§ PROBLEM TO WORK ON
Start at the line that contains "t4 = (u, M46, P, 407)". Repeat it and each line after it, exactly, up to and including the final line of the data.

§ SOURCE RECORDS
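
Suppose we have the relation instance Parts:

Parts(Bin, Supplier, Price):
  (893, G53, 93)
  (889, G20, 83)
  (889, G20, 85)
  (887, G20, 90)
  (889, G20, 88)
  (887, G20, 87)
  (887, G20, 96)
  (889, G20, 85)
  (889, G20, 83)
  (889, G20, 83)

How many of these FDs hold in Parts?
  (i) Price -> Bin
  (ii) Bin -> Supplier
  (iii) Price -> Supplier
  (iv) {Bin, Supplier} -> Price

(i) Price -> Bin: every LHS value maps to a single RHS value — holds.
(ii) Bin -> Supplier: every LHS value maps to a single RHS value — holds.
(iii) Price -> Supplier: every LHS value maps to a single RHS value — holds.
(iv) {Bin, Supplier} -> Price: (Bin=889, Supplier=G20): 6 rows → Price takes values {83, 85, 88} — violation; (Bin=887, Supplier=G20): 3 rows → Price takes values {90, 87, 96} — violation — fails.
3 of the 4 dependencies hold.

3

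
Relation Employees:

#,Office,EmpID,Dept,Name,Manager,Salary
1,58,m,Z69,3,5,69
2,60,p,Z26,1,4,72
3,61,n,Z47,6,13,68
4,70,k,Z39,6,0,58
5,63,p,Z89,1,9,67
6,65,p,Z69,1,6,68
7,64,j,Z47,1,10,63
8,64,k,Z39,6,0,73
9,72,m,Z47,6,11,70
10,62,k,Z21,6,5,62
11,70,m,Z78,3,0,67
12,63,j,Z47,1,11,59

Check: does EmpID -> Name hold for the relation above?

No

EmpID=m: rows 1, 9, 11 → Name takes values {3, 6} — violation
EmpID=p: rows 2, 5, 6 → Name = 1, 1, 1 ✓
EmpID=n: row 3 → Name = 6 ✓
EmpID=k: rows 4, 8, 10 → Name = 6, 6, 6 ✓
EmpID=j: rows 7, 12 → Name = 1, 1 ✓
Two rows agree on EmpID but differ on Name, so EmpID -> Name does not hold.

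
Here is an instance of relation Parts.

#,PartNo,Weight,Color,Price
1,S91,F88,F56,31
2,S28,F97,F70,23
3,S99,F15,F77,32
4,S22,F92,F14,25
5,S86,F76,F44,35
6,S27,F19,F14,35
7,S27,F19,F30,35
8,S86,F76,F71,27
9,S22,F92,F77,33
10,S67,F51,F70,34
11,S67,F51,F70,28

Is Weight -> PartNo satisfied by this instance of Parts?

Yes

Weight=F88: row 1 → PartNo = S91 ✓
Weight=F97: row 2 → PartNo = S28 ✓
Weight=F15: row 3 → PartNo = S99 ✓
Weight=F92: rows 4, 9 → PartNo = S22, S22 ✓
Weight=F76: rows 5, 8 → PartNo = S86, S86 ✓
Weight=F19: rows 6, 7 → PartNo = S27, S27 ✓
Weight=F51: rows 10, 11 → PartNo = S67, S67 ✓
Every Weight value is associated with a single PartNo value, so Weight -> PartNo holds.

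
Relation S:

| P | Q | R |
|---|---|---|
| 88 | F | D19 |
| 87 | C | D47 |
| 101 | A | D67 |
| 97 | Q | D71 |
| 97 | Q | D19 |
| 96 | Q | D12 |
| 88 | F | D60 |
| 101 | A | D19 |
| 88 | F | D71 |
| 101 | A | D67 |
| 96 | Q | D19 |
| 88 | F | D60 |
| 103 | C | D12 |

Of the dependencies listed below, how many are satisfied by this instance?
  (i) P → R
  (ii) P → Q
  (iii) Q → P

1

(i) P → R: P=88: 4 rows → R takes values {D19, D60, D71} — violation; P=101: 3 rows → R takes values {D67, D19} — violation; P=97: 2 rows → R takes values {D71, D19} — violation; P=96: 2 rows → R takes values {D12, D19} — violation — fails.
(ii) P → Q: every LHS value maps to a single RHS value — holds.
(iii) Q → P: Q=C: 2 rows → P takes values {87, 103} — violation; Q=Q: 4 rows → P takes values {97, 96} — violation — fails.
1 of the 3 dependencies holds.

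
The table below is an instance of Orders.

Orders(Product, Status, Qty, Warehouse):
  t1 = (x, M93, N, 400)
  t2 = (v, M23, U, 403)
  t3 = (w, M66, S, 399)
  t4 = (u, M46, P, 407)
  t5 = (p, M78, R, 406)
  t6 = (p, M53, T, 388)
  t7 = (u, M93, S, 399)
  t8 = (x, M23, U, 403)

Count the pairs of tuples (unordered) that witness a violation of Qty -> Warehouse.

Qty=U: all 2 rows agree on Warehouse — 0 pairs.
Qty=S: all 2 rows agree on Warehouse — 0 pairs.

0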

§ EXERCISE RESPONSE
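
  t4 = (u, M46, P, 407)
  t5 = (p, M78, R, 406)
  t6 = (p, M53, T, 388)
  t7 = (u, M93, S, 399)
  t8 = (x, M23, U, 403)

Count the pairs of tuples (unordered) that witness a violation of Qty -> Warehouse.

Qty=U: all 2 rows agree on Warehouse — 0 pairs.
Qty=S: all 2 rows agree on Warehouse — 0 pairs.

0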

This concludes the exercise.